• _REQUIRED WORK_
What you return must match the records word for word.

##### GIVEN DATA

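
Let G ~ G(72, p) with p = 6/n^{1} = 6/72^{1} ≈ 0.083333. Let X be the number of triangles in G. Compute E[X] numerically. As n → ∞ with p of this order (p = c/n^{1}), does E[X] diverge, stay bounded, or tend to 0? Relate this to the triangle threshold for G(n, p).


Number of potential triangles: C(72, 3) = 59640.
Each occurs with probability p³ ≈ (0.083333)³ ≈ 5.7870370e-04.
By linearity: E[X] = C(72, 3)·p³ ≈ 59640 · 5.7870370e-04 ≈ 34.51389.
Here α = 1, so p = 6/n is exactly at the triangle threshold p ~ 1/n. Asymptotically E[X] → c³/6 = 6³/6 = 36 ≈ 36.00000, a bounded constant. In this regime the triangle count is asymptotically Poisson(c³/6).

E[X] ≈ 34.51389; in regime p = Θ(1/n^{1}) E[X] stays bounded (at the triangle threshold p ~ 1/n).


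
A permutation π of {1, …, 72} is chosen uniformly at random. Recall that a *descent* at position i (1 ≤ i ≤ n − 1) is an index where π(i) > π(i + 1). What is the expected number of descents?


Write X = Σ X_I over i = 1, …, 71, with X_I the indicator of one descent.
There are 71 indicators.
For each fixed i, the pair (π(i), π(i+1)) is a uniformly random ordered pair of distinct values from {1, …, 72}; by symmetry P[π(i) > π(i+1)] = 1/2.
By linearity: E[X] = 71 · (1/2) = (72 − 1) · (1/2) = 71/2 ≈ 35.500.

E[X] = 71/2 = 35.500.


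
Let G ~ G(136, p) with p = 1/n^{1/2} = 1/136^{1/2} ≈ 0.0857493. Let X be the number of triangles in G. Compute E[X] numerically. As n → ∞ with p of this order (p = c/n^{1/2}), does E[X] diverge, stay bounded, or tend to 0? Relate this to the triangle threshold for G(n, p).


Number of potential triangles: C(136, 3) = 410040.
Each occurs with probability p³ ≈ (0.0857493)³ ≈ 6.30509504e-04.
By linearity: E[X] = C(136, 3)·p³ ≈ 410040 · 6.30509504e-04 ≈ 258.534117.
Since α = 1/2 < 1, p = c/n^{1/2} ≫ 1/n is above the triangle threshold p ~ 1/n. Asymptotically E[X] ~ (c³/6)·n^{3(1−α)} = (1³/6)·n^{1.5} → ∞; triangles are abundant w.h.p.

E[X] ≈ 258.534117; in regime p = Θ(1/n^{1/2}) E[X] diverges (above the triangle threshold p ~ 1/n).


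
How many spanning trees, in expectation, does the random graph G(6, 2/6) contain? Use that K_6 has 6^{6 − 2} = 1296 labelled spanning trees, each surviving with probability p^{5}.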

##########

• _THE COMPLETED TASK_
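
Let G ~ G(72, p) with p = 6/n^{1} = 6/72^{1} ≈ 0.083333. Let X be the number of triangles in G. Compute E[X] numerically. As n → ∞ with p of this order (p = c/n^{1}), does E[X] diverge, stay bounded, or tend to 0? Relate this to the triangle threshold for G(n, p).


Number of potential triangles: C(72, 3) = 59640.
Each occurs with probability p³ ≈ (0.083333)³ ≈ 5.7870370e-04.
By linearity: E[X] = C(72, 3)·p³ ≈ 59640 · 5.7870370e-04 ≈ 34.51389.
Here α = 1, so p = 6/n is exactly at the triangle threshold p ~ 1/n. Asymptotically E[X] → c³/6 = 6³/6 = 36 ≈ 36.00000, a bounded constant. In this regime the triangle count is asymptotically Poisson(c³/6).

E[X] ≈ 34.51389; in regime p = Θ(1/n^{1}) E[X] stays bounded (at the triangle threshold p ~ 1/n).


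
A permutation π of {1, …, 72} is chosen uniformly at random. Recall that a *descent* at position i (1 ≤ i ≤ n − 1) is an index where π(i) > π(i + 1). What is the expected number of descents?


Write X = Σ X_I over i = 1, …, 71, with X_I the indicator of one descent.
There are 71 indicators.
For each fixed i, the pair (π(i), π(i+1)) is a uniformly random ordered pair of distinct values from {1, …, 72}; by symmetry P[π(i) > π(i+1)] = 1/2.
By linearity: E[X] = 71 · (1/2) = (72 − 1) · (1/2) = 71/2 ≈ 35.500.

E[X] = 71/2 = 35.500.


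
Let G ~ G(136, p) with p = 1/n^{1/2} = 1/136^{1/2} ≈ 0.0857493. Let X be the number of triangles in G. Compute E[X] numerically. As n → ∞ with p of this order (p = c/n^{1/2}), does E[X] diverge, stay bounded, or tend to 0? Relate this to the triangle threshold for G(n, p).


Number of potential triangles: C(136, 3) = 410040.
Each occurs with probability p³ ≈ (0.0857493)³ ≈ 6.30509504e-04.
By linearity: E[X] = C(136, 3)·p³ ≈ 410040 · 6.30509504e-04 ≈ 258.534117.
Since α = 1/2 < 1, p = c/n^{1/2} ≫ 1/n is above the triangle threshold p ~ 1/n. Asymptotically E[X] ~ (c³/6)·n^{3(1−α)} = (1³/6)·n^{1.5} → ∞; triangles are abundant w.h.p.

E[X] ≈ 258.534117; in regime p = Θ(1/n^{1/2}) E[X] diverges (above the triangle threshold p ~ 1/n).


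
How many spanning trees, in expectation, does the random graph G(6, 2/6) contain? Use that K_6 has 6^{6 − 2} = 1296 labelled spanning trees, each surviving with probability p^{5}.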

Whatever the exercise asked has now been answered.